What to produce
Find the line containing "[*, B, A, C, G, E, F]" in the data below and repeat it, along with all later lines, exactly through the last one.

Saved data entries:
---

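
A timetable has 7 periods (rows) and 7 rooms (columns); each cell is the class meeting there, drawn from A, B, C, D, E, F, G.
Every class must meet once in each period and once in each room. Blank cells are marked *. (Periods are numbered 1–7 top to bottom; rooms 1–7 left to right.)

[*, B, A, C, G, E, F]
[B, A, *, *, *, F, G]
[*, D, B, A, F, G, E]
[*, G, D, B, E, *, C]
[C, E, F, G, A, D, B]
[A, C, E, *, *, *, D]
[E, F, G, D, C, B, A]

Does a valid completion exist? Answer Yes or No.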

---

Solution to the exercise
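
[*, B, A, C, G, E, F]
[B, A, *, *, *, F, G]
[*, D, B, A, F, G, E]
[*, G, D, B, E, *, C]
[C, E, F, G, A, D, B]
[A, C, E, *, *, *, D]
[E, F, G, D, C, B, A]

Does a valid completion exist? Answer Yes or No.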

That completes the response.